Records from a dataset
———
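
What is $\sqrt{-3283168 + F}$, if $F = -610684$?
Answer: $2 i \sqrt{973463} \approx 1973.3 i$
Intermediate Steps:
$\sqrt{-3283168 + F} = \sqrt{-3283168 - 610684} = \sqrt{-3893852} = 2 i \sqrt{973463}$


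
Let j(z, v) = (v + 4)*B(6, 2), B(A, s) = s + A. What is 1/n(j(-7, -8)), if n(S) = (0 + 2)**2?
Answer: 1/4 ≈ 0.25000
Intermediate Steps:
B(A, s) = A + s
j(z, v) = 32 + 8*v (j(z, v) = (v + 4)*(6 + 2) = (4 + v)*8 = 32 + 8*v)
n(S) = 4 (n(S) = 2**2 = 4)
1/n(j(-7, -8)) = 1/4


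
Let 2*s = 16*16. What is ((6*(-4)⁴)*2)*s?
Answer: 393216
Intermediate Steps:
s = 128 (s = (16*16)/2 = (½)*256 = 128)
((6*(-4)⁴)*2)*s = ((6*(-4)⁴)*2)*128 = ((6*256)*2)*128 = (1536*2)*128 = 3072*128 = 393216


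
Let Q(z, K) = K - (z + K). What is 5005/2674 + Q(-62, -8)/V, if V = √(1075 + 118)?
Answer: 715/382 + 62*√1193/1193 ≈ 3.6668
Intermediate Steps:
V = √1193 ≈ 34.540
Q(z, K) = -z (Q(z, K) = K - (K + z) = K + (-K - z) = -z)
5005/2674 + Q(-62, -8)/V = 5005/2674 + (-1*(-62))/(√1193) = 5005*(1/2674) + 62*(√1193/1193) = 715/382 + 62*√1193/1193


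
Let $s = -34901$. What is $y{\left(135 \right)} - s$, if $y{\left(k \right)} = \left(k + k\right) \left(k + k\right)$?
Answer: $107801$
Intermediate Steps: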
———
-- PROBLEM DESCRIPTION --
In full and without changes, give the data above once more.

-- EXERCISE OUTPUT --
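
What is $\sqrt{-3283168 + F}$, if $F = -610684$?
Answer: $2 i \sqrt{973463} \approx 1973.3 i$
Intermediate Steps:
$\sqrt{-3283168 + F} = \sqrt{-3283168 - 610684} = \sqrt{-3893852} = 2 i \sqrt{973463}$


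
Let j(z, v) = (v + 4)*B(6, 2), B(A, s) = s + A. What is 1/n(j(-7, -8)), if n(S) = (0 + 2)**2?
Answer: 1/4 ≈ 0.25000
Intermediate Steps:
B(A, s) = A + s
j(z, v) = 32 + 8*v (j(z, v) = (v + 4)*(6 + 2) = (4 + v)*8 = 32 + 8*v)
n(S) = 4 (n(S) = 2**2 = 4)
1/n(j(-7, -8)) = 1/4


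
Let 2*s = 16*16. What is ((6*(-4)⁴)*2)*s?
Answer: 393216
Intermediate Steps:
s = 128 (s = (16*16)/2 = (½)*256 = 128)
((6*(-4)⁴)*2)*s = ((6*(-4)⁴)*2)*128 = ((6*256)*2)*128 = (1536*2)*128 = 3072*128 = 393216


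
Let Q(z, K) = K - (z + K). What is 5005/2674 + Q(-62, -8)/V, if V = √(1075 + 118)?
Answer: 715/382 + 62*√1193/1193 ≈ 3.6668
Intermediate Steps:
V = √1193 ≈ 34.540
Q(z, K) = -z (Q(z, K) = K - (K + z) = K + (-K - z) = -z)
5005/2674 + Q(-62, -8)/V = 5005/2674 + (-1*(-62))/(√1193) = 5005*(1/2674) + 62*(√1193/1193) = 715/382 + 62*√1193/1193


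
Let $s = -34901$. What is $y{\left(135 \right)} - s$, if $y{\left(k \right)} = \left(k + k\right) \left(k + k\right)$?
Answer: $107801$
Intermediate Steps: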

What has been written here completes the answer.